SOURCE INFORMATION:
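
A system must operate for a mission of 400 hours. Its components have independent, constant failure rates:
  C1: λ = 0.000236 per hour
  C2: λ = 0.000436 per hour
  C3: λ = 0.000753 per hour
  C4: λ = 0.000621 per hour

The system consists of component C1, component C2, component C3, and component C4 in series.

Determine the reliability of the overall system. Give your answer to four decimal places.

R(C1) = exp(−0.000236 × 400) = 0.909919
R(C2) = exp(−0.000436 × 400) = 0.839961
R(C3) = exp(−0.000753 × 400) = 0.739930
R(C4) = exp(−0.000621 × 400) = 0.780048
Series (C1, C2, C3, and C4): 0.909919 × 0.839961 × 0.739930 × 0.780048 = 0.4411

0.4411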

EXERCISE BRIEF: Nothing but the lines from the one with "C3: λ = 0.000753 per hour" through the final line of the data above should be output, exactly as written.

RESULT BELOW:
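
  C3: λ = 0.000753 per hour
  C4: λ = 0.000621 per hour

The system consists of component C1, component C2, component C3, and component C4 in series.

Determine the reliability of the overall system. Give your answer to four decimal places.

R(C1) = exp(−0.000236 × 400) = 0.909919
R(C2) = exp(−0.000436 × 400) = 0.839961
R(C3) = exp(−0.000753 × 400) = 0.739930
R(C4) = exp(−0.000621 × 400) = 0.780048
Series (C1, C2, C3, and C4): 0.909919 × 0.839961 × 0.739930 × 0.780048 = 0.4411

0.4411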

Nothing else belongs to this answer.